Exercise directions: How many lines of the entries below contain the string "known"? State the number alone.

Exercise input:

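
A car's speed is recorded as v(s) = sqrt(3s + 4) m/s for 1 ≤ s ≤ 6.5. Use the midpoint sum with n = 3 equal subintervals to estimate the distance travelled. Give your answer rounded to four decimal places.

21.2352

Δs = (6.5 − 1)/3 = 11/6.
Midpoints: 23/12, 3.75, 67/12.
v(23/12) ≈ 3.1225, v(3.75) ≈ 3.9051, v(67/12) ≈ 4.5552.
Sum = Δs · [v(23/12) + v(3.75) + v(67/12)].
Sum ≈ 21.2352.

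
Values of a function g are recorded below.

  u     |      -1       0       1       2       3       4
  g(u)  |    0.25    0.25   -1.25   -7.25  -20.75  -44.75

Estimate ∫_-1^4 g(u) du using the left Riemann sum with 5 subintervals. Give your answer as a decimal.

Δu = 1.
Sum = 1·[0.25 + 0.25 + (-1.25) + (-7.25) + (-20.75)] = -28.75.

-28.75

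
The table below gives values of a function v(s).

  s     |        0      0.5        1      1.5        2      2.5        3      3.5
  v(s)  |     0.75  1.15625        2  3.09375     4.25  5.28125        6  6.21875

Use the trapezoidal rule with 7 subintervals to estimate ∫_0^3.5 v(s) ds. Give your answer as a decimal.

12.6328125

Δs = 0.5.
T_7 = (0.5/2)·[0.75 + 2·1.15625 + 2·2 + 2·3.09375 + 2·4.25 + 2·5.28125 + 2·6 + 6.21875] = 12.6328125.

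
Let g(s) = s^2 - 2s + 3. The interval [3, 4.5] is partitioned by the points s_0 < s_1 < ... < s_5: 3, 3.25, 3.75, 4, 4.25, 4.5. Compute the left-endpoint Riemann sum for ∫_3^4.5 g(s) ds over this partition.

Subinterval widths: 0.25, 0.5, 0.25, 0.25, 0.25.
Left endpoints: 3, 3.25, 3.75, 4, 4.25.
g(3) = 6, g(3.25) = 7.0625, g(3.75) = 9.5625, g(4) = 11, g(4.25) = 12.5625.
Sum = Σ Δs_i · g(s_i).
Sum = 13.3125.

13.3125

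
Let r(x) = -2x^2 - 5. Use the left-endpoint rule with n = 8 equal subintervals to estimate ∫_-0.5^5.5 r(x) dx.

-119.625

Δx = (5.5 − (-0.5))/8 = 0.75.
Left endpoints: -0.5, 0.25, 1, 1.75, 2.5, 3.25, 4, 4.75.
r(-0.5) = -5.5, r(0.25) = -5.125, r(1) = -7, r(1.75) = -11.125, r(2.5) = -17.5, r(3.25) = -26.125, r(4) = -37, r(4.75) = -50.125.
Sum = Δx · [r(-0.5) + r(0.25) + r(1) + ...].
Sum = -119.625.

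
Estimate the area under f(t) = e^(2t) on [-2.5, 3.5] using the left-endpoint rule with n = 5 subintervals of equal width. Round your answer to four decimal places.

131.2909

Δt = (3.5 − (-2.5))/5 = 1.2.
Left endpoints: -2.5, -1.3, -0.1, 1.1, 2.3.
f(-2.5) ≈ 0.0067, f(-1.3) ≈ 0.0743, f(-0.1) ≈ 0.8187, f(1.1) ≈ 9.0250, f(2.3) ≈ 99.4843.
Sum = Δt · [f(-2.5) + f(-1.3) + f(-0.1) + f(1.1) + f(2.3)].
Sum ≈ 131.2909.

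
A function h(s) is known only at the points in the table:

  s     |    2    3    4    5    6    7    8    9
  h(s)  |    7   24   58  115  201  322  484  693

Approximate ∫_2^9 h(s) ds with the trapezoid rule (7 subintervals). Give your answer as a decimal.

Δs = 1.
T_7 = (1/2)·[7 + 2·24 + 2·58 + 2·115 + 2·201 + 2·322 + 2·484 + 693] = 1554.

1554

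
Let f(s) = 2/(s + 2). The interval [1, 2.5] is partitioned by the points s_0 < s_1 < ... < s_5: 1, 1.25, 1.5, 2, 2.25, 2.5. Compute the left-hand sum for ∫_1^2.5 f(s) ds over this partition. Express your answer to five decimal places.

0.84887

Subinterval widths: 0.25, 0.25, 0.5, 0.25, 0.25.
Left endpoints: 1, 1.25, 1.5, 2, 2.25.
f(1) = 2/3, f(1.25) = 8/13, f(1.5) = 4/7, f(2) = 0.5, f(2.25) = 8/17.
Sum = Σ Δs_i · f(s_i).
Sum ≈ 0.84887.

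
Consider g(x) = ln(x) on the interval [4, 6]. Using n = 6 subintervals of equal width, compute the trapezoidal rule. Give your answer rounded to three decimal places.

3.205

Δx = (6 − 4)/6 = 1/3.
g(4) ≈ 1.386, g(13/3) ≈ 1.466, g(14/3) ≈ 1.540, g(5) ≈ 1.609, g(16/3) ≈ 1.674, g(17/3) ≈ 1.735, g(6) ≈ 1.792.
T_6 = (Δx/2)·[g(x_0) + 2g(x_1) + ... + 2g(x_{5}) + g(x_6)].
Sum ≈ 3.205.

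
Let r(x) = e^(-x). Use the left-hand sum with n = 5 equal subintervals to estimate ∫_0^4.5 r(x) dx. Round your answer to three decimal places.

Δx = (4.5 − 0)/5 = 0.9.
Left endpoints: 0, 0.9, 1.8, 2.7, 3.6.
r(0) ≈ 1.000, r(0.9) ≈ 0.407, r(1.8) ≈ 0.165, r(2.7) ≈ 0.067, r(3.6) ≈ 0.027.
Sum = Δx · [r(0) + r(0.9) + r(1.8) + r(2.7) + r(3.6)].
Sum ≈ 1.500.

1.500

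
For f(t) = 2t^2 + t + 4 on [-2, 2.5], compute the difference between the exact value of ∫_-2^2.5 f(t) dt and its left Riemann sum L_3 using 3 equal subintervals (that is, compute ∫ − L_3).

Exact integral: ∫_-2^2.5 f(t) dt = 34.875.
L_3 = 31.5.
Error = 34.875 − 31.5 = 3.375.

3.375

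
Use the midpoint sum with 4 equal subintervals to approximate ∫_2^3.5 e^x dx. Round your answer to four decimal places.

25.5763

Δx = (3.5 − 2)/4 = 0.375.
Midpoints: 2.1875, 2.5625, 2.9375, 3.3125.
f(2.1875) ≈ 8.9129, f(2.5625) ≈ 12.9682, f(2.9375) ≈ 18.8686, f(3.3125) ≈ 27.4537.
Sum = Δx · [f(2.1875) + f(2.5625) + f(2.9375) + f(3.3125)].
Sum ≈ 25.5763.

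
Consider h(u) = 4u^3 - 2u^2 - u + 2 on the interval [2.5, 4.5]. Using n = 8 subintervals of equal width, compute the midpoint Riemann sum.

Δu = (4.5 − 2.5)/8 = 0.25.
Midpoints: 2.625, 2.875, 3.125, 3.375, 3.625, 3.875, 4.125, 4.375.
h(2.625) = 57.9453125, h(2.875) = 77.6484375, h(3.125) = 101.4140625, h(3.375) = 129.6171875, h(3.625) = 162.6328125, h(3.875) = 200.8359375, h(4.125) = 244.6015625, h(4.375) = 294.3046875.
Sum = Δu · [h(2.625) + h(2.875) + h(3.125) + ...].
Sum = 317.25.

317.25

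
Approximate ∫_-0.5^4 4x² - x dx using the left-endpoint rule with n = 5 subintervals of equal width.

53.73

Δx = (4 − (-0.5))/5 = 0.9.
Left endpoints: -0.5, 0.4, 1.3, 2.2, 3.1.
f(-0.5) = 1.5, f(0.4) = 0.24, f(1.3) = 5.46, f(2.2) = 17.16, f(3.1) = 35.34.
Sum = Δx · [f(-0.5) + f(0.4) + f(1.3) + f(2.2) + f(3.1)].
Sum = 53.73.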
---
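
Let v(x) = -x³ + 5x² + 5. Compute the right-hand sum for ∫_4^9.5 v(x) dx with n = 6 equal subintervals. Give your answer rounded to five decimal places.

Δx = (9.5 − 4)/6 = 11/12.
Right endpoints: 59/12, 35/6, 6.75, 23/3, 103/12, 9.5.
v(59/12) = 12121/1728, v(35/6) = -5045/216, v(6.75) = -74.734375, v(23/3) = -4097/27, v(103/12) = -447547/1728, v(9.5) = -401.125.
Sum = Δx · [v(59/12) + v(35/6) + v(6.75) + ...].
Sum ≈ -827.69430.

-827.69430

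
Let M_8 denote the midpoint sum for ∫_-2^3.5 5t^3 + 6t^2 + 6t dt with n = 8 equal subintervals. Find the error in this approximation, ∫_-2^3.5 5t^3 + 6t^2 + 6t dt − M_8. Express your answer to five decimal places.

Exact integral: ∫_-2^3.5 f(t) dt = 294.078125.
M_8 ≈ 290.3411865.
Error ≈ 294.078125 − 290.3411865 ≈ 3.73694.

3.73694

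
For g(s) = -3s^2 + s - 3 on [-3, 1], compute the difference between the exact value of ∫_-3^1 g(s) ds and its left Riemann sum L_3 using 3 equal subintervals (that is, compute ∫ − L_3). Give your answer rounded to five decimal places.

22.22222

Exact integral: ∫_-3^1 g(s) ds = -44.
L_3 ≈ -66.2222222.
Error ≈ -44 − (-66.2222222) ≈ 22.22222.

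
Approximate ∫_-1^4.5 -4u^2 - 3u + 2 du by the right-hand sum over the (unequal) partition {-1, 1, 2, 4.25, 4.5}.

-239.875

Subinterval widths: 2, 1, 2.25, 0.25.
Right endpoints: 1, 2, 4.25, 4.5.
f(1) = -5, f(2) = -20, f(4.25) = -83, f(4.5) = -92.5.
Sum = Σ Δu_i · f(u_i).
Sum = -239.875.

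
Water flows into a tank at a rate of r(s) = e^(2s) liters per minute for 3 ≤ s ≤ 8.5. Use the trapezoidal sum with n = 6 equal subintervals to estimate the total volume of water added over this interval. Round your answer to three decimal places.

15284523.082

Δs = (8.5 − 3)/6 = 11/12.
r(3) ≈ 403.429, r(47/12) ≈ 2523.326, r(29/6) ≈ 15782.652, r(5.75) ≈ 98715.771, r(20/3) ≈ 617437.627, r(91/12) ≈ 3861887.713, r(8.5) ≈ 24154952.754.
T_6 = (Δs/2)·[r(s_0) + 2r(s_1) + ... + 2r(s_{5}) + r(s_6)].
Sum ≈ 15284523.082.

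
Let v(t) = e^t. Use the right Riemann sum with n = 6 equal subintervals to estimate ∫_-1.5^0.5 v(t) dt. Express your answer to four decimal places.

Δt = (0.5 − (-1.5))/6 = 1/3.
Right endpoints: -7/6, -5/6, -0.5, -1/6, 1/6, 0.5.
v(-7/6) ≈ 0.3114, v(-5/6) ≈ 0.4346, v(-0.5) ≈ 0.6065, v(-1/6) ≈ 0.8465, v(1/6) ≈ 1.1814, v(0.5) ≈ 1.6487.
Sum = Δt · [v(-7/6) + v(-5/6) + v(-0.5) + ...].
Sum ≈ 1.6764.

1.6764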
* * *
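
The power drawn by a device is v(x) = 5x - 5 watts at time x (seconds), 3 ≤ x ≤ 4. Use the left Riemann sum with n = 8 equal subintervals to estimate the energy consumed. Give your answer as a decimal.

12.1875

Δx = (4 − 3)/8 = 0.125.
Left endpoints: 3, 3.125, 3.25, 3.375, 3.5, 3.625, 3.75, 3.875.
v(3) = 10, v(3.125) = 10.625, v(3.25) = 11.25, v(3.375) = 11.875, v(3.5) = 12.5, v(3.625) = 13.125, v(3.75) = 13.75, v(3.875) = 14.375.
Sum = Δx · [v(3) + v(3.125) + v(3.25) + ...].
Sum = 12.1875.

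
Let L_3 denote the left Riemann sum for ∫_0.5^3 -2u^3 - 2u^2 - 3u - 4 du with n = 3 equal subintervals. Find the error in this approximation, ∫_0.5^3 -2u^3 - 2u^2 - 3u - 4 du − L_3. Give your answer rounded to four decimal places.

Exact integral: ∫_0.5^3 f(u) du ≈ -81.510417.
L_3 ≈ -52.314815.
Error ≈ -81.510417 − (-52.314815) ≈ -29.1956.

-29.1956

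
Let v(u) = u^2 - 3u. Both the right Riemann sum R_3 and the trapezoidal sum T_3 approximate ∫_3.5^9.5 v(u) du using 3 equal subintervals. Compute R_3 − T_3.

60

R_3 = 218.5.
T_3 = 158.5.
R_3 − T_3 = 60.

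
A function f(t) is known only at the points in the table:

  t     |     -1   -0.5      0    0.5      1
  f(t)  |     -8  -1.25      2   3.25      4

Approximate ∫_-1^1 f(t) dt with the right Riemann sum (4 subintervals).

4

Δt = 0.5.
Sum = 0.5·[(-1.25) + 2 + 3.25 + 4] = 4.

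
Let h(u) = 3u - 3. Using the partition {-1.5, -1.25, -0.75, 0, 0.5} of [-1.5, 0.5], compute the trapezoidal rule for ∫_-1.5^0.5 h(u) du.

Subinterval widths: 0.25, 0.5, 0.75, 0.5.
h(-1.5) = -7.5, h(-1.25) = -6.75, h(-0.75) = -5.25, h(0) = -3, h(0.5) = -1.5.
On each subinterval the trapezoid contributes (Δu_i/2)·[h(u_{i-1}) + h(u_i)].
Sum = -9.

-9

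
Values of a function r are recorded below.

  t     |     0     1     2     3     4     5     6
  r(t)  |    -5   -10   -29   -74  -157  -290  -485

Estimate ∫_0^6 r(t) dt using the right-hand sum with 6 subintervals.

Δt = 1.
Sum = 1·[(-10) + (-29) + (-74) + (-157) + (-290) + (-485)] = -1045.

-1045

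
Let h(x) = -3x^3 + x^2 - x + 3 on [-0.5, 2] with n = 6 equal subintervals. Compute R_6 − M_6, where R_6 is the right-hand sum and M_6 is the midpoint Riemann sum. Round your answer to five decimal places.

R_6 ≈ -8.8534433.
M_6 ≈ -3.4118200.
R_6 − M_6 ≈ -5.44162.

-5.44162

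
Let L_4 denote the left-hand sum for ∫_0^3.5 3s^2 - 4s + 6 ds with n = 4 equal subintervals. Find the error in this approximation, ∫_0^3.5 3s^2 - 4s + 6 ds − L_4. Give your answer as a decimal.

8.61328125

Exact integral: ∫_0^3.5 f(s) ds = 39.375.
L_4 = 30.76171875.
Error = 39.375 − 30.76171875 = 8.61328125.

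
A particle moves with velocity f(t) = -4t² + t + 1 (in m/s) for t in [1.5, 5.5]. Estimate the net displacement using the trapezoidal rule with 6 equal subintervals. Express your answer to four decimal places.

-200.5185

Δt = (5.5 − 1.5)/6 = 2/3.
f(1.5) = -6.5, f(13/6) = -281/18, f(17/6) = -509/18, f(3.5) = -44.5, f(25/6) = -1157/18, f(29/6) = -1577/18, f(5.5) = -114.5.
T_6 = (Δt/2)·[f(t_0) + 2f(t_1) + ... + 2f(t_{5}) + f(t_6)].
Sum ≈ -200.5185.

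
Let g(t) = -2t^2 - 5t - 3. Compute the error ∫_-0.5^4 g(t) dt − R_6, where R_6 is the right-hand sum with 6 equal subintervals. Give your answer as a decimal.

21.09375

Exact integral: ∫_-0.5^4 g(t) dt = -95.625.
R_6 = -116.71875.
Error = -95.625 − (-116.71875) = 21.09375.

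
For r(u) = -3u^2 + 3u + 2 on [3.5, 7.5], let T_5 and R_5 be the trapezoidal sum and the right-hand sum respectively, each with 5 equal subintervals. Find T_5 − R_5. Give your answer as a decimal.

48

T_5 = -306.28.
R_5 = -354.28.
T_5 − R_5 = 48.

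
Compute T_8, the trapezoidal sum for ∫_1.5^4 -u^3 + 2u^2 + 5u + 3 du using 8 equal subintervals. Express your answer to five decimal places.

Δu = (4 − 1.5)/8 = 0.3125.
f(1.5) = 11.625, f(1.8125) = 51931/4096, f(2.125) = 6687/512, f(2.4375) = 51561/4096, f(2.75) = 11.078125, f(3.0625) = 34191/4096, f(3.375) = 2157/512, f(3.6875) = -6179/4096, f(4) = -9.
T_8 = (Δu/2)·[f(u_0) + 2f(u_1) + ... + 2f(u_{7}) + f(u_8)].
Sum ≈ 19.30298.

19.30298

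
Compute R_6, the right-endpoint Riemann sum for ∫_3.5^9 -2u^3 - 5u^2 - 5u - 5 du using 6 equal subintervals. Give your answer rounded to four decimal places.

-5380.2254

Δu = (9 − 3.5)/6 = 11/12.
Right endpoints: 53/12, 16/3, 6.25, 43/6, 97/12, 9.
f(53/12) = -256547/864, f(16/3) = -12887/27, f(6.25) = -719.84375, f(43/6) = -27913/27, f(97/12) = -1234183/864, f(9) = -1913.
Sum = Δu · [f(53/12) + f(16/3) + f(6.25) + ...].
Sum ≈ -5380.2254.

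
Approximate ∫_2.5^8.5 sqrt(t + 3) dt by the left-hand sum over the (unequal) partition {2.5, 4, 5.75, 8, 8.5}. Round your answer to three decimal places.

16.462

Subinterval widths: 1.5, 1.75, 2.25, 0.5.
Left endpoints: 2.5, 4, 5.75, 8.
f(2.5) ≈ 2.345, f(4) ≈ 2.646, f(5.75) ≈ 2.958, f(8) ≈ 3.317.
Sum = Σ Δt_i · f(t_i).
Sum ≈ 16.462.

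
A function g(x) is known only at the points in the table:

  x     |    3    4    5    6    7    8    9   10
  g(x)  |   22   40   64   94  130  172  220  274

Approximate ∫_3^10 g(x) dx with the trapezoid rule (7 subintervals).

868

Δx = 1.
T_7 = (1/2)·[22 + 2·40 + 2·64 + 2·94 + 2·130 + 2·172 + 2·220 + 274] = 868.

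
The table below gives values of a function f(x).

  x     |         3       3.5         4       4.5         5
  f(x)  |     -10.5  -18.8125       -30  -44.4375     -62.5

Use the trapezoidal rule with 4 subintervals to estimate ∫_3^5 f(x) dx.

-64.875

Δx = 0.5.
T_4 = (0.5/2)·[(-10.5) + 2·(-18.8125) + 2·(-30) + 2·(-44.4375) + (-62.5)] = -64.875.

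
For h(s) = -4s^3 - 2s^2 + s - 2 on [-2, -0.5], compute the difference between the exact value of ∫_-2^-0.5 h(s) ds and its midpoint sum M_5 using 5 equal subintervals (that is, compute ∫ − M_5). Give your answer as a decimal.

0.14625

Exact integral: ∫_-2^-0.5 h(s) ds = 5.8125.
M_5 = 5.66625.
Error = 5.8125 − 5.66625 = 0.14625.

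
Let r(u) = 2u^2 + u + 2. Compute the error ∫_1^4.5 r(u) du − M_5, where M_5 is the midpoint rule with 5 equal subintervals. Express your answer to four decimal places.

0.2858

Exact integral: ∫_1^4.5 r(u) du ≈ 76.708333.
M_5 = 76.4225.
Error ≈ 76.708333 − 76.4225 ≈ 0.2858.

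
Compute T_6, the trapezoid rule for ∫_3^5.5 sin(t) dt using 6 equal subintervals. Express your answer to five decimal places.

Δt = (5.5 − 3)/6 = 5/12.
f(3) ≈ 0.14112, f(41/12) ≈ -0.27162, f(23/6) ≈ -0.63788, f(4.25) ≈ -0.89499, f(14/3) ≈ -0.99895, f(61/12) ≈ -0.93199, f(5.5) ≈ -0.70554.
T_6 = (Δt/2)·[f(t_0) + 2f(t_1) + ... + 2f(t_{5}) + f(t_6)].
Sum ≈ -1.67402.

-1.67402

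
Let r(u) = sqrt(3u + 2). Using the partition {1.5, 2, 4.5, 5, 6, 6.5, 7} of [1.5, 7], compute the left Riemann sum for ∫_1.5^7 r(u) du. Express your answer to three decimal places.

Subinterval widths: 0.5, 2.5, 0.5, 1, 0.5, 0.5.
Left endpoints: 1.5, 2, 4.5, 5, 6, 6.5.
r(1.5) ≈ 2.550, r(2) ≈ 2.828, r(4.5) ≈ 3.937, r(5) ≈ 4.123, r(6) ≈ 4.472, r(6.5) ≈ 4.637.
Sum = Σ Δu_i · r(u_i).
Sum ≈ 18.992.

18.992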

Expected answer: 3